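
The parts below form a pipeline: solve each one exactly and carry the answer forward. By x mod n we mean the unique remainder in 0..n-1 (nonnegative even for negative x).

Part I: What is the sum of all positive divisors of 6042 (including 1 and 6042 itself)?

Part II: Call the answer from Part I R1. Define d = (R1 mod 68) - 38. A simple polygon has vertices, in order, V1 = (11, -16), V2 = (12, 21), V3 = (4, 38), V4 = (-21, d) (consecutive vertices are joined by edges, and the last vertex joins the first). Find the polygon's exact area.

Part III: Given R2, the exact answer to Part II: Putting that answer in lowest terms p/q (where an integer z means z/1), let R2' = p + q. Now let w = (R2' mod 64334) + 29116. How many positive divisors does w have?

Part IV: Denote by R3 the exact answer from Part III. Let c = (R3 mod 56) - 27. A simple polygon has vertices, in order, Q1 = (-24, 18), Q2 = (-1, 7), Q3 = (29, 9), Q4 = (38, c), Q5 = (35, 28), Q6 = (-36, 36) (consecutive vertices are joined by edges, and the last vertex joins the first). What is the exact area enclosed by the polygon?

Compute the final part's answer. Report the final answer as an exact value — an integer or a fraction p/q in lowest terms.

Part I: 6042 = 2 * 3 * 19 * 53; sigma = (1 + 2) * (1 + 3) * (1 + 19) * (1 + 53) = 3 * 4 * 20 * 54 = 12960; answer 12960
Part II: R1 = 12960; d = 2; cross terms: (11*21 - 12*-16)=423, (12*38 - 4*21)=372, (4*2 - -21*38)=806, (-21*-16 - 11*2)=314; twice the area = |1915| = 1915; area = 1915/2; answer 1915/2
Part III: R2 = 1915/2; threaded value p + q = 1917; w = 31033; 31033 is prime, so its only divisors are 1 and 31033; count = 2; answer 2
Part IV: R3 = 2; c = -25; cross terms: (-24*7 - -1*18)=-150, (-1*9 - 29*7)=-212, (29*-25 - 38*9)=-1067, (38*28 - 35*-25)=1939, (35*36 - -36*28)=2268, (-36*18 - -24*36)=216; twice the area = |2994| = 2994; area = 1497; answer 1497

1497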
+-------+
Each and every entry needs to be repeated exactly.

OUTPUT FOR THIS TASK ->
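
The parts below form a pipeline: solve each one exactly and carry the answer forward. By x mod n we mean the unique remainder in 0..n-1 (nonnegative even for negative x).

Part I: What is the sum of all positive divisors of 6042 (including 1 and 6042 itself)?

Part II: Call the answer from Part I R1. Define d = (R1 mod 68) - 38. A simple polygon has vertices, in order, V1 = (11, -16), V2 = (12, 21), V3 = (4, 38), V4 = (-21, d) (consecutive vertices are joined by edges, and the last vertex joins the first). Find the polygon's exact area.

Part III: Given R2, the exact answer to Part II: Putting that answer in lowest terms p/q (where an integer z means z/1), let R2' = p + q. Now let w = (R2' mod 64334) + 29116. How many positive divisors does w have?

Part IV: Denote by R3 the exact answer from Part III. Let c = (R3 mod 56) - 27. A simple polygon has vertices, in order, Q1 = (-24, 18), Q2 = (-1, 7), Q3 = (29, 9), Q4 = (38, c), Q5 = (35, 28), Q6 = (-36, 36) (consecutive vertices are joined by edges, and the last vertex joins the first). What is the exact area enclosed by the polygon?

Compute the final part's answer. Report the final answer as an exact value — an integer or a fraction p/q in lowest terms.

Part I: 6042 = 2 * 3 * 19 * 53; sigma = (1 + 2) * (1 + 3) * (1 + 19) * (1 + 53) = 3 * 4 * 20 * 54 = 12960; answer 12960
Part II: R1 = 12960; d = 2; cross terms: (11*21 - 12*-16)=423, (12*38 - 4*21)=372, (4*2 - -21*38)=806, (-21*-16 - 11*2)=314; twice the area = |1915| = 1915; area = 1915/2; answer 1915/2
Part III: R2 = 1915/2; threaded value p + q = 1917; w = 31033; 31033 is prime, so its only divisors are 1 and 31033; count = 2; answer 2
Part IV: R3 = 2; c = -25; cross terms: (-24*7 - -1*18)=-150, (-1*9 - 29*7)=-212, (29*-25 - 38*9)=-1067, (38*28 - 35*-25)=1939, (35*36 - -36*28)=2268, (-36*18 - -24*36)=216; twice the area = |2994| = 2994; area = 1497; answer 1497

1497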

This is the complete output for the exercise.